What to do: Some of the lines below need repeating. Reproduce exactly those between the lines holding "Initial levels: [1, 5, 12]" and "Initial levels: [1, 8, 12, 9, 6]", inclusive.

(Saved entries)
☆ ☆ ☆ ☆

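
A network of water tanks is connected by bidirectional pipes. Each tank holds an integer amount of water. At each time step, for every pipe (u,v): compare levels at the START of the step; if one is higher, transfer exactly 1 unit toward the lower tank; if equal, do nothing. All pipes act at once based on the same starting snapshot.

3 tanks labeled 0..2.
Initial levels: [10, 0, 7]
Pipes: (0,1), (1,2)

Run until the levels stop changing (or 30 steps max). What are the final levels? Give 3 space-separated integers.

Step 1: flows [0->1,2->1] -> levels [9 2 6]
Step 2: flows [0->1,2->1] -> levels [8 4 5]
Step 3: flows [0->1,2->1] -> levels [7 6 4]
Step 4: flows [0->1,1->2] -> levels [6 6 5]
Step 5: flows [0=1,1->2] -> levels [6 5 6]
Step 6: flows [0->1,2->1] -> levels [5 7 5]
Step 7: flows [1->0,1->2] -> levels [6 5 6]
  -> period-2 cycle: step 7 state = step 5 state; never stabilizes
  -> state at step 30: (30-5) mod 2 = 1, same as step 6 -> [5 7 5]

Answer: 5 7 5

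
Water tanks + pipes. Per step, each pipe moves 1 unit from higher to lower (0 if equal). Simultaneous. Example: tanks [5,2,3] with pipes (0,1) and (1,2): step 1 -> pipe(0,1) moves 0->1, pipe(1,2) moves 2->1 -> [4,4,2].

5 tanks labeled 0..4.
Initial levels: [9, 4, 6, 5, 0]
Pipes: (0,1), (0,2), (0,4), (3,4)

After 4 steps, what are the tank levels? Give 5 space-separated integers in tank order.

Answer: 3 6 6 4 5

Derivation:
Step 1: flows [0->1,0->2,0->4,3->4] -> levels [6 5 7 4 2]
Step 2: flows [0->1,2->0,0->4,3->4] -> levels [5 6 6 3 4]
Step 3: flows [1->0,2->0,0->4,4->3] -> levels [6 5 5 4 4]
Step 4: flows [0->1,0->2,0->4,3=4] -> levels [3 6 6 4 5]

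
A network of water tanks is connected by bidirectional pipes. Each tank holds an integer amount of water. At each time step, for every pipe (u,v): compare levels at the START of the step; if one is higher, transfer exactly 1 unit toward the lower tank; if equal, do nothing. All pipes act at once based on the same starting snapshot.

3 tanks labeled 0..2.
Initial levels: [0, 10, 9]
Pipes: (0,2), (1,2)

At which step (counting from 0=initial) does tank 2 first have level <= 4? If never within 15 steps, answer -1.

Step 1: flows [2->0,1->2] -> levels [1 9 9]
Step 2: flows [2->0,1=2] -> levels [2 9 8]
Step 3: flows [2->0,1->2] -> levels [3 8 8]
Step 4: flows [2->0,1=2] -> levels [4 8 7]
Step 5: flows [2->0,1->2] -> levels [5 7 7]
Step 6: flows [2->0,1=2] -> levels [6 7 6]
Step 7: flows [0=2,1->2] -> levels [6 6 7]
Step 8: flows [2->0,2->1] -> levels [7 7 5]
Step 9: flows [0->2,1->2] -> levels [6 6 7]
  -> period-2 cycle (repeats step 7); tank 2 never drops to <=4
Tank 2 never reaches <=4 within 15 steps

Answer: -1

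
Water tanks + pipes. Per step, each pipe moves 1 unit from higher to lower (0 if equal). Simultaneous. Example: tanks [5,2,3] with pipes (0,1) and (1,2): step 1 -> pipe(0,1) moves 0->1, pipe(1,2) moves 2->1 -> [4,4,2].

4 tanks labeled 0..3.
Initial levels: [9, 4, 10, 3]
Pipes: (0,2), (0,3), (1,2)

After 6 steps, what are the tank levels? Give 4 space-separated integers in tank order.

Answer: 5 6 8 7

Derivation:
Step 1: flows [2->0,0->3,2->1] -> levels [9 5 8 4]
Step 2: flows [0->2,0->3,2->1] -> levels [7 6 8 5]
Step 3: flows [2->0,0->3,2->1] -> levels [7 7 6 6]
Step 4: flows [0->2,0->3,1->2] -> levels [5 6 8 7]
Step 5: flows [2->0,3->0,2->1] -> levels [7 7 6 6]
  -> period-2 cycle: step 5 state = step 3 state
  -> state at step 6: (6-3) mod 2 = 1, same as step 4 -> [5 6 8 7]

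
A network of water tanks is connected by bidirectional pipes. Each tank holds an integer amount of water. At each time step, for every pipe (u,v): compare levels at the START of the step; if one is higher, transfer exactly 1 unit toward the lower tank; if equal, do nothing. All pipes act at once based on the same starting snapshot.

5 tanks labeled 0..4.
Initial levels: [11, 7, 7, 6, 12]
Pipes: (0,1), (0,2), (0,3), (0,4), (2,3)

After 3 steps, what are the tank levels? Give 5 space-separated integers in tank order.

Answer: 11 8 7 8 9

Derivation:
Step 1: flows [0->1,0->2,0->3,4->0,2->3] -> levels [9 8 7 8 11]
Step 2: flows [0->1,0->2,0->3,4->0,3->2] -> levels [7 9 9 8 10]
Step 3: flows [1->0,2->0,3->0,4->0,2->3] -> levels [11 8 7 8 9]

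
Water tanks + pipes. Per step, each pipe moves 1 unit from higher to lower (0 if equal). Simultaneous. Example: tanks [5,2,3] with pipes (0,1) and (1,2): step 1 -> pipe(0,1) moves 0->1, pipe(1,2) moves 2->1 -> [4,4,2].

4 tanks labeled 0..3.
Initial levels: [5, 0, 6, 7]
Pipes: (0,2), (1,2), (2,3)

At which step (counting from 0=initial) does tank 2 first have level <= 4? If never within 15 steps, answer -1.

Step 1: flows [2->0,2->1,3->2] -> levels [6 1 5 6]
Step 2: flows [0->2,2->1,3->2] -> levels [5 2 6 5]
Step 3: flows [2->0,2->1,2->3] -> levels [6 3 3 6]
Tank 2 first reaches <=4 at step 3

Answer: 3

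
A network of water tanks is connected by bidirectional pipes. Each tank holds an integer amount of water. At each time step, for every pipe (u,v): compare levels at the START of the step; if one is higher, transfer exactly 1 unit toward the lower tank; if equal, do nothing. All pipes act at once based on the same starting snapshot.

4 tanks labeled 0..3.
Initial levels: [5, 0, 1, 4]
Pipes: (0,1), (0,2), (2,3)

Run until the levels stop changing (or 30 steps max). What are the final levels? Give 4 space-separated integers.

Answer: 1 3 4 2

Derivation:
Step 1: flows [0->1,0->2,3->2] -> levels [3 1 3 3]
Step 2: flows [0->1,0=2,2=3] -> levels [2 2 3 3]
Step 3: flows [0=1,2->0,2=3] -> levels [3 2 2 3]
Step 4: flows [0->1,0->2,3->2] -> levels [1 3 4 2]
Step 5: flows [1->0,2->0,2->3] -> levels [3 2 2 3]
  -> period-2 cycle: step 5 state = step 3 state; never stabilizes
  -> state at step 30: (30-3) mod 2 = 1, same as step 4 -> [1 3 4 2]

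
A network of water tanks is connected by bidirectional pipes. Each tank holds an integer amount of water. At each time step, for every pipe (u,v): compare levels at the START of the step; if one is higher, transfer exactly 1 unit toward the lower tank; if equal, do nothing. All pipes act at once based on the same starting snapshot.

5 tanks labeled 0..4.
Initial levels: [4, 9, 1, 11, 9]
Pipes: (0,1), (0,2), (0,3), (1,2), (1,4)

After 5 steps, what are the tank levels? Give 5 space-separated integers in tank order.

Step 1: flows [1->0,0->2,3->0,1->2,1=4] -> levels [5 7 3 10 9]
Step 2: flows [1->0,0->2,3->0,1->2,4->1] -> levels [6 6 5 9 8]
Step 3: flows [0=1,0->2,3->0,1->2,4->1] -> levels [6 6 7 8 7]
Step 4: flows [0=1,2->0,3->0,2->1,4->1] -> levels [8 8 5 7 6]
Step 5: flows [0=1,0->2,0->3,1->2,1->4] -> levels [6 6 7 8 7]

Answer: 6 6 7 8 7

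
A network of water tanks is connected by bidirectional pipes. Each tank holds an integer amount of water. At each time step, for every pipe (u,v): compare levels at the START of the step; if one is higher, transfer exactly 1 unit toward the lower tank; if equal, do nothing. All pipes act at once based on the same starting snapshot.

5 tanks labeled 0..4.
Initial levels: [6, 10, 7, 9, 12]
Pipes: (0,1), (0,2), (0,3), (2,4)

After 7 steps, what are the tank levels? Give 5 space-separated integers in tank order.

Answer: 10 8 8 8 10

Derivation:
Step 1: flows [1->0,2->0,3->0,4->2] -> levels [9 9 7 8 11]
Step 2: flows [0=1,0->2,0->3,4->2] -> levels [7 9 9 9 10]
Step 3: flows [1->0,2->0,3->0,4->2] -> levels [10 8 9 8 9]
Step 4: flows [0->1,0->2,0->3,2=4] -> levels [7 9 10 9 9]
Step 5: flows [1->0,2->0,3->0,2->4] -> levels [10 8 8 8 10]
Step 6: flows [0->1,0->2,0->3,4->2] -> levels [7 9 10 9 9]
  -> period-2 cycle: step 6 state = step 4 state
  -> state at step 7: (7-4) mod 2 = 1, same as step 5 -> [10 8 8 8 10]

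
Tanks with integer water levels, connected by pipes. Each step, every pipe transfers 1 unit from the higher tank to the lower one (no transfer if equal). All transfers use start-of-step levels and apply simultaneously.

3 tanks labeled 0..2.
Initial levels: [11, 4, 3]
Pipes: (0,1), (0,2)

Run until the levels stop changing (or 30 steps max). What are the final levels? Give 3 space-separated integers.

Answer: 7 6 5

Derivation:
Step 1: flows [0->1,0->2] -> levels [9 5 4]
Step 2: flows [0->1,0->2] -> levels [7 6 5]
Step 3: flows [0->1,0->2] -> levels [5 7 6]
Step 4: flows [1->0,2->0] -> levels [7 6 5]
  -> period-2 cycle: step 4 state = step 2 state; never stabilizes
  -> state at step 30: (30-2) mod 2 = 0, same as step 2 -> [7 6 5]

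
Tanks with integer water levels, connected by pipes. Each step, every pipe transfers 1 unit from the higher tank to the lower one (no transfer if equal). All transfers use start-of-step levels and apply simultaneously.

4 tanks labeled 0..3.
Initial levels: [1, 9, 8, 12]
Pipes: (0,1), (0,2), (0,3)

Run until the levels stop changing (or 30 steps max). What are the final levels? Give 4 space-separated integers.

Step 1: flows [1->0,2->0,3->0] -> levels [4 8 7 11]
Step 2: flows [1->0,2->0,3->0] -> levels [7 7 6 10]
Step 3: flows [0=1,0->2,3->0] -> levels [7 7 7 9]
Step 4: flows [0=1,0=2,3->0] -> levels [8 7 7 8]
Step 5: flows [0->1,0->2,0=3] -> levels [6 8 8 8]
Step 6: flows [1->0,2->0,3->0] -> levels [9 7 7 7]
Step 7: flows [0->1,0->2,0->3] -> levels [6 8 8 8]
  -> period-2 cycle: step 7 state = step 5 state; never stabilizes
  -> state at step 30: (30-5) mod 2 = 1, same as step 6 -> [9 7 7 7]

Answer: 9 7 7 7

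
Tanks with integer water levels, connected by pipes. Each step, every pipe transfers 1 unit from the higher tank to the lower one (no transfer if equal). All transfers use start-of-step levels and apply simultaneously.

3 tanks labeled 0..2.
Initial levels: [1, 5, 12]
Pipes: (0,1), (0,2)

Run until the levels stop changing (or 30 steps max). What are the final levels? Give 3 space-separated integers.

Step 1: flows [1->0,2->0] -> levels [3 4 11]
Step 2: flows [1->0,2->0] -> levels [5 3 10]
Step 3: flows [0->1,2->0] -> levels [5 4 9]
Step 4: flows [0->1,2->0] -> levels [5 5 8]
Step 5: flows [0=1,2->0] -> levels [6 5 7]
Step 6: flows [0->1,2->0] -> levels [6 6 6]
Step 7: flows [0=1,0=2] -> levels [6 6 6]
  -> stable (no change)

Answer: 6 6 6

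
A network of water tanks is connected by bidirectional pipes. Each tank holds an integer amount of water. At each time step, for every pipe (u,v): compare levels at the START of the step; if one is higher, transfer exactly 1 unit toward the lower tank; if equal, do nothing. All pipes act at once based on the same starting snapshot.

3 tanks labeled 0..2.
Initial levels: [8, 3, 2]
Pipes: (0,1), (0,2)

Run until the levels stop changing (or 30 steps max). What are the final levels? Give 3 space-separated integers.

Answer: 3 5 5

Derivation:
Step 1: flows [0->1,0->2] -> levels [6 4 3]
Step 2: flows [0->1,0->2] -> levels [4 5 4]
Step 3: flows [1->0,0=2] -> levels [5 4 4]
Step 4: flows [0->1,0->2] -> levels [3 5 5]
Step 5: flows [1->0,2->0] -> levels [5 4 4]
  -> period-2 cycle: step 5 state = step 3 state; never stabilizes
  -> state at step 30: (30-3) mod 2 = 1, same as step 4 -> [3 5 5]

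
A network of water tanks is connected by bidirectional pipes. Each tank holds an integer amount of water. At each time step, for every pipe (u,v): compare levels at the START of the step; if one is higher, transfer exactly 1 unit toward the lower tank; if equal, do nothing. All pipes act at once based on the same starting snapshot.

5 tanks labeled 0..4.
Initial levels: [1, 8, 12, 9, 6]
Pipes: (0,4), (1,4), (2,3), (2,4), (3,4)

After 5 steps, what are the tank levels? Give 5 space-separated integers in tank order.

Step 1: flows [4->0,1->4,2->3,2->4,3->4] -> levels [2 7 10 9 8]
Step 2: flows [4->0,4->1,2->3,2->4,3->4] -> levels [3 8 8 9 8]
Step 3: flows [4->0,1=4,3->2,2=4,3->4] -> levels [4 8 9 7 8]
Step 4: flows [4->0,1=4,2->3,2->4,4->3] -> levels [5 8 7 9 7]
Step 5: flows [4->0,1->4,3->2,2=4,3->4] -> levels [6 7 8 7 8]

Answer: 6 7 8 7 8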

☆ ☆ ☆ ☆

The answer:
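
Initial levels: [1, 5, 12]
Pipes: (0,1), (0,2)

Run until the levels stop changing (or 30 steps max). What are the final levels? Give 3 space-separated integers.

Step 1: flows [1->0,2->0] -> levels [3 4 11]
Step 2: flows [1->0,2->0] -> levels [5 3 10]
Step 3: flows [0->1,2->0] -> levels [5 4 9]
Step 4: flows [0->1,2->0] -> levels [5 5 8]
Step 5: flows [0=1,2->0] -> levels [6 5 7]
Step 6: flows [0->1,2->0] -> levels [6 6 6]
Step 7: flows [0=1,0=2] -> levels [6 6 6]
  -> stable (no change)

Answer: 6 6 6

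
A network of water tanks is connected by bidirectional pipes. Each tank holds an integer amount of water. At each time step, for every pipe (u,v): compare levels at the START of the step; if one is higher, transfer exactly 1 unit toward the lower tank; if equal, do nothing. All pipes act at once based on the same starting snapshot.

3 tanks labeled 0..2.
Initial levels: [8, 3, 2]
Pipes: (0,1), (0,2)

Run until the levels stop changing (or 30 steps max). What are the final levels? Give 3 space-separated integers.

Answer: 3 5 5

Derivation:
Step 1: flows [0->1,0->2] -> levels [6 4 3]
Step 2: flows [0->1,0->2] -> levels [4 5 4]
Step 3: flows [1->0,0=2] -> levels [5 4 4]
Step 4: flows [0->1,0->2] -> levels [3 5 5]
Step 5: flows [1->0,2->0] -> levels [5 4 4]
  -> period-2 cycle: step 5 state = step 3 state; never stabilizes
  -> state at step 30: (30-3) mod 2 = 1, same as step 4 -> [3 5 5]

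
A network of water tanks is connected by bidirectional pipes. Each tank holds an integer amount of water. At each time step, for every pipe (u,v): compare levels at the START of the step; if one is higher, transfer exactly 1 unit toward the lower tank; if equal, do nothing. All pipes act at once based on the same starting snapshot.

5 tanks labeled 0..4.
Initial levels: [1, 8, 12, 9, 6]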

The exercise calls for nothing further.